*** Material for the task ***

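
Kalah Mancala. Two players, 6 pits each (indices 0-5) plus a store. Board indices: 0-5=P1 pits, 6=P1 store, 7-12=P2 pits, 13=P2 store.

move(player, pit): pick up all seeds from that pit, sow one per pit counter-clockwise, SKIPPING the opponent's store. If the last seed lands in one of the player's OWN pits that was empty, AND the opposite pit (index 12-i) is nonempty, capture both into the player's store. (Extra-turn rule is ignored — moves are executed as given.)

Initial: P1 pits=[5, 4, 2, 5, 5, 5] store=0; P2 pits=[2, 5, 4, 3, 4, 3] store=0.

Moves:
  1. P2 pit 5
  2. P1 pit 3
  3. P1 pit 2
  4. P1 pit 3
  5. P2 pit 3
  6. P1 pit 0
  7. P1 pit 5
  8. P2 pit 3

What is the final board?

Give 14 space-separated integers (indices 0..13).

Move 1: P2 pit5 -> P1=[6,5,2,5,5,5](0) P2=[2,5,4,3,4,0](1)
Move 2: P1 pit3 -> P1=[6,5,2,0,6,6](1) P2=[3,6,4,3,4,0](1)
Move 3: P1 pit2 -> P1=[6,5,0,1,7,6](1) P2=[3,6,4,3,4,0](1)
Move 4: P1 pit3 -> P1=[6,5,0,0,8,6](1) P2=[3,6,4,3,4,0](1)
Move 5: P2 pit3 -> P1=[6,5,0,0,8,6](1) P2=[3,6,4,0,5,1](2)
Move 6: P1 pit0 -> P1=[0,6,1,1,9,7](2) P2=[3,6,4,0,5,1](2)
Move 7: P1 pit5 -> P1=[0,6,1,1,9,0](3) P2=[4,7,5,1,6,2](2)
Move 8: P2 pit3 -> P1=[0,6,1,1,9,0](3) P2=[4,7,5,0,7,2](2)

Answer: 0 6 1 1 9 0 3 4 7 5 0 7 2 2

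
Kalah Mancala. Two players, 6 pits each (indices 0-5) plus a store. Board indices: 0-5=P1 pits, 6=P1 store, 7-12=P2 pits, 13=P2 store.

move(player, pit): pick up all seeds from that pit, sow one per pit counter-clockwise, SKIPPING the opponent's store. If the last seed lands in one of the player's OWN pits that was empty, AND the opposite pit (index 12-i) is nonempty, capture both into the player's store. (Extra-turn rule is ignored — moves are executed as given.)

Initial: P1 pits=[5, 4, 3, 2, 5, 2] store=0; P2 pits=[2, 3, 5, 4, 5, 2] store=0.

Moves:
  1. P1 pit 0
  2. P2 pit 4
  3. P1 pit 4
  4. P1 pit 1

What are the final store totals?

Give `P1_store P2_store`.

Move 1: P1 pit0 -> P1=[0,5,4,3,6,3](0) P2=[2,3,5,4,5,2](0)
Move 2: P2 pit4 -> P1=[1,6,5,3,6,3](0) P2=[2,3,5,4,0,3](1)
Move 3: P1 pit4 -> P1=[1,6,5,3,0,4](1) P2=[3,4,6,5,0,3](1)
Move 4: P1 pit1 -> P1=[1,0,6,4,1,5](2) P2=[4,4,6,5,0,3](1)

Answer: 2 1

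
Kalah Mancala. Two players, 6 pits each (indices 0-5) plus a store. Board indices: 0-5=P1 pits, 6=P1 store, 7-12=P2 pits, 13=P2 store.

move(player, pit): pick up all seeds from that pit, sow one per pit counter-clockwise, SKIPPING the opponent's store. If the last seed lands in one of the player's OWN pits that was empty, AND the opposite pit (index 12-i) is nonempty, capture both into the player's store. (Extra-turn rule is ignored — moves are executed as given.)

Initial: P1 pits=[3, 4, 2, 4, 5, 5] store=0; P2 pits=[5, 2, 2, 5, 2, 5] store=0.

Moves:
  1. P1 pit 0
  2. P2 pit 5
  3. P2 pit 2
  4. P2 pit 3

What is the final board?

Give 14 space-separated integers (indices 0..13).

Answer: 2 7 5 6 5 5 0 5 2 0 0 4 1 2

Derivation:
Move 1: P1 pit0 -> P1=[0,5,3,5,5,5](0) P2=[5,2,2,5,2,5](0)
Move 2: P2 pit5 -> P1=[1,6,4,6,5,5](0) P2=[5,2,2,5,2,0](1)
Move 3: P2 pit2 -> P1=[1,6,4,6,5,5](0) P2=[5,2,0,6,3,0](1)
Move 4: P2 pit3 -> P1=[2,7,5,6,5,5](0) P2=[5,2,0,0,4,1](2)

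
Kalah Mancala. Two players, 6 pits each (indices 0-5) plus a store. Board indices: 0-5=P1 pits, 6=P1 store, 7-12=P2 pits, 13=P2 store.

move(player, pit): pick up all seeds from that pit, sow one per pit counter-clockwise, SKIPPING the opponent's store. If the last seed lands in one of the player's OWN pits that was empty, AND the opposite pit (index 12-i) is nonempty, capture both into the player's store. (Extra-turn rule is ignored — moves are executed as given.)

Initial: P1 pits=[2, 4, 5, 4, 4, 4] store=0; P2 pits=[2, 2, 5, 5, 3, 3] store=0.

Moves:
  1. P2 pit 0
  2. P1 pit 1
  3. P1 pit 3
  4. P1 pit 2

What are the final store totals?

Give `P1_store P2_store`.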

***

Problem to solve: Having read the records above, reproduce each one exactly.

Your response:
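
Kalah Mancala. Two players, 6 pits each (indices 0-5) plus a store. Board indices: 0-5=P1 pits, 6=P1 store, 7-12=P2 pits, 13=P2 store.

move(player, pit): pick up all seeds from that pit, sow one per pit counter-clockwise, SKIPPING the opponent's store. If the last seed lands in one of the player's OWN pits that was empty, AND the opposite pit (index 12-i) is nonempty, capture both into the player's store. (Extra-turn rule is ignored — moves are executed as given.)

Initial: P1 pits=[5, 4, 2, 5, 5, 5] store=0; P2 pits=[2, 5, 4, 3, 4, 3] store=0.

Moves:
  1. P2 pit 5
  2. P1 pit 3
  3. P1 pit 2
  4. P1 pit 3
  5. P2 pit 3
  6. P1 pit 0
  7. P1 pit 5
  8. P2 pit 3

What is the final board?

Give 14 space-separated integers (indices 0..13).

Move 1: P2 pit5 -> P1=[6,5,2,5,5,5](0) P2=[2,5,4,3,4,0](1)
Move 2: P1 pit3 -> P1=[6,5,2,0,6,6](1) P2=[3,6,4,3,4,0](1)
Move 3: P1 pit2 -> P1=[6,5,0,1,7,6](1) P2=[3,6,4,3,4,0](1)
Move 4: P1 pit3 -> P1=[6,5,0,0,8,6](1) P2=[3,6,4,3,4,0](1)
Move 5: P2 pit3 -> P1=[6,5,0,0,8,6](1) P2=[3,6,4,0,5,1](2)
Move 6: P1 pit0 -> P1=[0,6,1,1,9,7](2) P2=[3,6,4,0,5,1](2)
Move 7: P1 pit5 -> P1=[0,6,1,1,9,0](3) P2=[4,7,5,1,6,2](2)
Move 8: P2 pit3 -> P1=[0,6,1,1,9,0](3) P2=[4,7,5,0,7,2](2)

Answer: 0 6 1 1 9 0 3 4 7 5 0 7 2 2

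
Kalah Mancala. Two players, 6 pits each (indices 0-5) plus a store. Board indices: 0-5=P1 pits, 6=P1 store, 7-12=P2 pits, 13=P2 store.

move(player, pit): pick up all seeds from that pit, sow one per pit counter-clockwise, SKIPPING the opponent's store. If the last seed lands in one of the player's OWN pits that was empty, AND the opposite pit (index 12-i) is nonempty, capture both into the player's store. (Extra-turn rule is ignored — moves are executed as given.)

Initial: P1 pits=[5, 4, 3, 2, 5, 2] store=0; P2 pits=[2, 3, 5, 4, 5, 2] store=0.

Moves:
  1. P1 pit 0
  2. P2 pit 4
  3. P1 pit 4
  4. P1 pit 1

What are the final store totals?

Give `P1_store P2_store`.

Move 1: P1 pit0 -> P1=[0,5,4,3,6,3](0) P2=[2,3,5,4,5,2](0)
Move 2: P2 pit4 -> P1=[1,6,5,3,6,3](0) P2=[2,3,5,4,0,3](1)
Move 3: P1 pit4 -> P1=[1,6,5,3,0,4](1) P2=[3,4,6,5,0,3](1)
Move 4: P1 pit1 -> P1=[1,0,6,4,1,5](2) P2=[4,4,6,5,0,3](1)

Answer: 2 1

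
Kalah Mancala. Two players, 6 pits each (indices 0-5) plus a store. Board indices: 0-5=P1 pits, 6=P1 store, 7-12=P2 pits, 13=P2 store.

move(player, pit): pick up all seeds from that pit, sow one per pit counter-clockwise, SKIPPING the opponent's store. If the last seed lands in one of the player's OWN pits that was empty, AND the opposite pit (index 12-i) is nonempty, capture both into the player's store. (Extra-turn rule is ignored — moves are executed as given.)

Initial: P1 pits=[3, 4, 2, 4, 5, 5] store=0; P2 pits=[5, 2, 2, 5, 2, 5] store=0.

Moves:
  1. P1 pit 0
  2. P2 pit 5
  3. P2 pit 2
  4. P2 pit 3

What is the final board?

Give 14 space-separated integers (indices 0..13).

Answer: 2 7 5 6 5 5 0 5 2 0 0 4 1 2

Derivation:
Move 1: P1 pit0 -> P1=[0,5,3,5,5,5](0) P2=[5,2,2,5,2,5](0)
Move 2: P2 pit5 -> P1=[1,6,4,6,5,5](0) P2=[5,2,2,5,2,0](1)
Move 3: P2 pit2 -> P1=[1,6,4,6,5,5](0) P2=[5,2,0,6,3,0](1)
Move 4: P2 pit3 -> P1=[2,7,5,6,5,5](0) P2=[5,2,0,0,4,1](2)

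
Kalah Mancala. Two players, 6 pits each (indices 0-5) plus a store. Board indices: 0-5=P1 pits, 6=P1 store, 7-12=P2 pits, 13=P2 store.

move(player, pit): pick up all seeds from that pit, sow one per pit counter-clockwise, SKIPPING the opponent's store. If the last seed lands in one of the player's OWN pits that was empty, AND the opposite pit (index 12-i) is nonempty, capture both into the player's store. (Extra-turn rule is ignored — moves are executed as given.)

Initial: P1 pits=[2, 4, 5, 4, 4, 4] store=0; P2 pits=[2, 2, 5, 5, 3, 3] store=0.

Moves:
  1. P2 pit 0
  2. P1 pit 1
  3. P1 pit 3
  4. P1 pit 2

What are the final store totals?

Give `P1_store P2_store`.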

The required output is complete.